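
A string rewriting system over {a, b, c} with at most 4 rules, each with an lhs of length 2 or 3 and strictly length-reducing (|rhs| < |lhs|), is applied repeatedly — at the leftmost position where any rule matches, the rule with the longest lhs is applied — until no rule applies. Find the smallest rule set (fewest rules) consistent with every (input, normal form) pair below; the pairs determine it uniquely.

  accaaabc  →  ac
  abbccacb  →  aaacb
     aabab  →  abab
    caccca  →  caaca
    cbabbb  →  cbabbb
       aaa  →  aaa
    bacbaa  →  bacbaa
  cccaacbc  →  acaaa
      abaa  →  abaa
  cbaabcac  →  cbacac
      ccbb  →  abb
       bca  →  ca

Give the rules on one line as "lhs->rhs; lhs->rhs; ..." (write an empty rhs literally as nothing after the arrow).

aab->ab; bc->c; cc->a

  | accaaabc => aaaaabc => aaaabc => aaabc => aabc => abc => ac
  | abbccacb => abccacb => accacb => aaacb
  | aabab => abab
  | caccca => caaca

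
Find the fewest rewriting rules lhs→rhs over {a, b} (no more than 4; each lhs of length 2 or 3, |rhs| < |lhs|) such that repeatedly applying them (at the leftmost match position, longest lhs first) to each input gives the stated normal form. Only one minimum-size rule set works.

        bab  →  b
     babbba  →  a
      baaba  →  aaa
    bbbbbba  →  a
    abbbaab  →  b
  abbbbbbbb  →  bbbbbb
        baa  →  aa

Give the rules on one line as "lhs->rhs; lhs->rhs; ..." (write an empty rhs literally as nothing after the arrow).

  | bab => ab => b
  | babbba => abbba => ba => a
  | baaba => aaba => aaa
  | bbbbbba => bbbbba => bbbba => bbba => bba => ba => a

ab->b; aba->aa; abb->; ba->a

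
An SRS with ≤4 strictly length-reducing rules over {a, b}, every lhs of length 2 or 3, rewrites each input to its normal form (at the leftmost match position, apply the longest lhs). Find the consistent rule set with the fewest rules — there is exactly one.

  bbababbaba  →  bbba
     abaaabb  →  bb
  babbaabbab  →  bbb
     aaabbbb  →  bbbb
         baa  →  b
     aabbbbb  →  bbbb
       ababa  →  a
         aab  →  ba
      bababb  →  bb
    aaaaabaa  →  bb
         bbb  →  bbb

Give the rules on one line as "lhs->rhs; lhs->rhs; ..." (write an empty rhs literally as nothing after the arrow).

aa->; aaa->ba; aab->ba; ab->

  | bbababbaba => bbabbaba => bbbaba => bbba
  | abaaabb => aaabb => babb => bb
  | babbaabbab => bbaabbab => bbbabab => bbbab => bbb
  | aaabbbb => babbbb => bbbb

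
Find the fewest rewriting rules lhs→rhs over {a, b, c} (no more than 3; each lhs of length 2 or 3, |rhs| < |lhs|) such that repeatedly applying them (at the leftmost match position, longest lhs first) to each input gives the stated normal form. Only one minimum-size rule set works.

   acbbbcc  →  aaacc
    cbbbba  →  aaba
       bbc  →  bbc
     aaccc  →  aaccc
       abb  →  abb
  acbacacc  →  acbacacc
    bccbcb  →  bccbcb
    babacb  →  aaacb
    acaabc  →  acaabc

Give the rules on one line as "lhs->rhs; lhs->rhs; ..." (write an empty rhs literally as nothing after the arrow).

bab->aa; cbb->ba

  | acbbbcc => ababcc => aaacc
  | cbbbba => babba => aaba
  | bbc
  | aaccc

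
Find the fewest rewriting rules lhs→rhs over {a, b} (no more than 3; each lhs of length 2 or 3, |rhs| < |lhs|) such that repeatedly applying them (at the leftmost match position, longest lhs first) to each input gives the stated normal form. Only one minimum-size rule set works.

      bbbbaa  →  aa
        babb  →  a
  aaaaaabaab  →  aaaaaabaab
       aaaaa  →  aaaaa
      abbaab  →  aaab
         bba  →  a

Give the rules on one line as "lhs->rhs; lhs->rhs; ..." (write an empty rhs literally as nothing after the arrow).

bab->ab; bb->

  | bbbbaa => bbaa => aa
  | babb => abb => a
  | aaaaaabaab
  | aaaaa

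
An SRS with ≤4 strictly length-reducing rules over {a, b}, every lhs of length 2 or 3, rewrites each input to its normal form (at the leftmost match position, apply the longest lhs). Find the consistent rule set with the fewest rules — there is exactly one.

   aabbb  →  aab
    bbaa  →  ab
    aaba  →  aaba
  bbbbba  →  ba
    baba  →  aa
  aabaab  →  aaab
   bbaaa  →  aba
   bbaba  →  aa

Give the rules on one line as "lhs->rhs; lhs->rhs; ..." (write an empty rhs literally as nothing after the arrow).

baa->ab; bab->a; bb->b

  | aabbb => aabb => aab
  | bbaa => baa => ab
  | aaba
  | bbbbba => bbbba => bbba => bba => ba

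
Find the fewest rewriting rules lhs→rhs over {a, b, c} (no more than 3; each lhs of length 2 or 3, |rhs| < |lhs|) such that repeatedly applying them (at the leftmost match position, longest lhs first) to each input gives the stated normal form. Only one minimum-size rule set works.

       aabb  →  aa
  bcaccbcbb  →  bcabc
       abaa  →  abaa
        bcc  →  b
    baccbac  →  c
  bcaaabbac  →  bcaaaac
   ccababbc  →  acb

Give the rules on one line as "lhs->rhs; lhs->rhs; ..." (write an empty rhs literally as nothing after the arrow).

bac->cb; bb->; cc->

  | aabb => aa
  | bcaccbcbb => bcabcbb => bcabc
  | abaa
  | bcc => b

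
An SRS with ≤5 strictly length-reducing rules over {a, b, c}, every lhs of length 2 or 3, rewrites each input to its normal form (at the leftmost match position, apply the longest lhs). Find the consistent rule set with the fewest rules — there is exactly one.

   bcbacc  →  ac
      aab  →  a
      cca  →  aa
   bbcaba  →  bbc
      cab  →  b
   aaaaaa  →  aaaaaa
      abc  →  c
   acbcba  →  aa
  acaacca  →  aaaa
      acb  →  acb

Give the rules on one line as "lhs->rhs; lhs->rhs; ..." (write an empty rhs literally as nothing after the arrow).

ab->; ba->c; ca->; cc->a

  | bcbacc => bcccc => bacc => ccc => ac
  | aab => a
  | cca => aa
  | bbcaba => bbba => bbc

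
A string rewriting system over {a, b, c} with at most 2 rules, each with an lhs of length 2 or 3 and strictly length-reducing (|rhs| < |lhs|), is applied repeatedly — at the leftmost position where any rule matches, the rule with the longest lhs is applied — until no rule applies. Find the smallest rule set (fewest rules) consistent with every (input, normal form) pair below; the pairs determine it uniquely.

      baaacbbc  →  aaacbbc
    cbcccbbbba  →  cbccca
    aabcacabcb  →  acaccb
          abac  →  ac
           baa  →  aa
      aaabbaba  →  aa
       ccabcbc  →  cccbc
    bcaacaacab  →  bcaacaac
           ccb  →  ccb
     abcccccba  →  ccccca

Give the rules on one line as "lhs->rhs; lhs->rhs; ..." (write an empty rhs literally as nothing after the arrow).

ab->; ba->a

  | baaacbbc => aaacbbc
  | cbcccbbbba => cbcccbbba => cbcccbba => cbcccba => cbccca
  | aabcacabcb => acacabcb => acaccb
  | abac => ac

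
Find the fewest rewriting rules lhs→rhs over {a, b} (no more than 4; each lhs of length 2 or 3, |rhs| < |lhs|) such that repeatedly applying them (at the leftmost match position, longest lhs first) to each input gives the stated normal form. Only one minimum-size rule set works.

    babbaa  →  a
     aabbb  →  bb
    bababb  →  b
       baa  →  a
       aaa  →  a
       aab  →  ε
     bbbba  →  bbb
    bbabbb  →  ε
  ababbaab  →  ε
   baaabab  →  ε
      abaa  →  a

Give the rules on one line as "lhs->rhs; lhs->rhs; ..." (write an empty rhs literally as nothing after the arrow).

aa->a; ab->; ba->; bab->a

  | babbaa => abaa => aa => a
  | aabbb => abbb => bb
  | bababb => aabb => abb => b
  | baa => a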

§

• About this task: Each line above that contains the string "below" should be copied.

• Exercise result:
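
A string rewriting system over {a, b, c} with at most 4 rules, each with an lhs of length 2 or 3 and strictly length-reducing (|rhs| < |lhs|), is applied repeatedly — at the leftmost position where any rule matches, the rule with the longest lhs is applied — until no rule applies. Find the smallest rule set (fewest rules) consistent with every (input, normal form) pair below; the pairs determine it uniquely.
A string rewriting system over {a, b, c} with at most 2 rules, each with an lhs of length 2 or 3 and strictly length-reducing (|rhs| < |lhs|), is applied repeatedly — at the leftmost position where any rule matches, the rule with the longest lhs is applied — until no rule applies. Find the smallest rule set (fewest rules) consistent with every (input, normal form) pair below; the pairs determine it uniquely.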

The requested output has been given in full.